Records supplied =

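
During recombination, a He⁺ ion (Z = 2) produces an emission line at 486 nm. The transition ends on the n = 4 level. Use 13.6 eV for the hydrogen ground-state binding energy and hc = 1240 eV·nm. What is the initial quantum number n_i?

n_i = 8

The photon energy is ΔE = hc/λ = 1240 / 486 = 2.551 eV.
With Z = 2, ΔE = 54.40 × (1/n_f² − 1/n_i²), so 1/n_f² − 1/n_i² = 0.04690.
With n_f = 4: 1/n_i² = 1/16 − 0.04690 = 0.01560, so n_i ≈ 8.01.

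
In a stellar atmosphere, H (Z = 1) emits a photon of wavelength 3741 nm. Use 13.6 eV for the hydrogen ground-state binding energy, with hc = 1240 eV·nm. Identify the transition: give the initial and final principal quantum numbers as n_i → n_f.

The photon energy is ΔE = hc/λ = 1240 / 3741 = 0.3315 eV.
With Z = 1, ΔE = 13.60 × (1/n_f² − 1/n_i²), so 1/n_f² − 1/n_i² = 0.02437.
Trying n_f = 5 gives 1/n_i² = 0.01563, i.e. n_i ≈ 8; this pair matches.

n_i = 8, n_f = 5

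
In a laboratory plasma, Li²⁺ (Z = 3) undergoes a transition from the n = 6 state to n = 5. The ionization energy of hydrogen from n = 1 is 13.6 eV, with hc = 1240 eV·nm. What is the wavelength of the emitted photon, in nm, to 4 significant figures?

828.9 nm

For Z = 3 the level energies scale as Z², so the effective Rydberg energy is 13.6 × 9 = 122.4 eV.
ΔE = 122.4 × (1/5² − 1/6²) = 122.4 × 0.01222 = 1.496 eV.
λ = hc/ΔE = 1240 / 1.496 = 828.9 nm.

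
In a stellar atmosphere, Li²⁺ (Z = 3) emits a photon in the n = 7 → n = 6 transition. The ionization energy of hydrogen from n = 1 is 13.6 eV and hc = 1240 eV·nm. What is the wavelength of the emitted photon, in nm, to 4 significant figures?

1375 nm

For Z = 3 the level energies scale as Z², so the effective Rydberg energy is 13.6 × 9 = 122.4 eV.
ΔE = 122.4 × (1/6² − 1/7²) = 122.4 × 0.007370 = 0.9020 eV.
λ = hc/ΔE = 1240 / 0.9020 = 1375 nm.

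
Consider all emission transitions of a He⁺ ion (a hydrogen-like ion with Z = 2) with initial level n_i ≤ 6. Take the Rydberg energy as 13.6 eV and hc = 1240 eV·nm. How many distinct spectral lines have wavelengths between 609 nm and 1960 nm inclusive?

3

Enumerate all n_i → n_f pairs with 1 ≤ n_f < n_i ≤ 6 and compute λ = 1240 / [13.6·4·(1/n_f² − 1/n_i²)].
Lines falling in [609, 1960] nm: 6→4 (656.5 nm), 5→4 (1013 nm), 6→5 (1865 nm).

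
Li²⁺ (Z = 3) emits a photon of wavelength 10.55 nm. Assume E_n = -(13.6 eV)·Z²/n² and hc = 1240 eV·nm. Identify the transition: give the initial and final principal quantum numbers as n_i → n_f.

n_i = 5, n_f = 1

The photon energy is ΔE = hc/λ = 1240 / 10.55 = 117.5 eV.
With Z = 3, ΔE = 122.4 × (1/n_f² − 1/n_i²), so 1/n_f² − 1/n_i² = 0.9603.
Trying n_f = 1 gives 1/n_i² = 0.03974, i.e. n_i ≈ 5; this pair matches.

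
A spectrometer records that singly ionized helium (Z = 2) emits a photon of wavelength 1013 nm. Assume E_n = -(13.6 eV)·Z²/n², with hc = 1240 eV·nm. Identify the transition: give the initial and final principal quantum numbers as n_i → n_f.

n_i = 5, n_f = 4

The photon energy is ΔE = hc/λ = 1240 / 1013 = 1.224 eV.
With Z = 2, ΔE = 54.40 × (1/n_f² − 1/n_i²), so 1/n_f² − 1/n_i² = 0.02250.
Trying n_f = 4 gives 1/n_i² = 0.04000, i.e. n_i ≈ 5; this pair matches.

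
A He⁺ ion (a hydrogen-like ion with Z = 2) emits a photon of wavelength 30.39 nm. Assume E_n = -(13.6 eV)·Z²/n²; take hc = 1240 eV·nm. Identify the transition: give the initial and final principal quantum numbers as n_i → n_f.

The photon energy is ΔE = hc/λ = 1240 / 30.39 = 40.80 eV.
With Z = 2, ΔE = 54.40 × (1/n_f² − 1/n_i²), so 1/n_f² − 1/n_i² = 0.7501.
Trying n_f = 1 gives 1/n_i² = 0.2499, i.e. n_i ≈ 2; this pair matches.

n_i = 2, n_f = 1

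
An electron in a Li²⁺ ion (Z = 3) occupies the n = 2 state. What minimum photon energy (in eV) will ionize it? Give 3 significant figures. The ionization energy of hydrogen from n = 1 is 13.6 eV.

E_n = −13.6 Z²/n² = −122.4/n² eV for Z = 3.
E_2 = −122.4/4 = −30.6 eV, so ionization (to E = 0) requires 30.6 eV.

30.6 eV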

Problem requirements = What you give back should be exactly the lines from the one with "An electron in" through the final line of the listing, and no others.

Answer space =
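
An electron in a Li²⁺ ion (Z = 3) occupies the n = 2 state. What minimum photon energy (in eV) will ionize it? Give 3 significant figures. The ionization energy of hydrogen from n = 1 is 13.6 eV.

E_n = −13.6 Z²/n² = −122.4/n² eV for Z = 3.
E_2 = −122.4/4 = −30.6 eV, so ionization (to E = 0) requires 30.6 eV.

30.6 eV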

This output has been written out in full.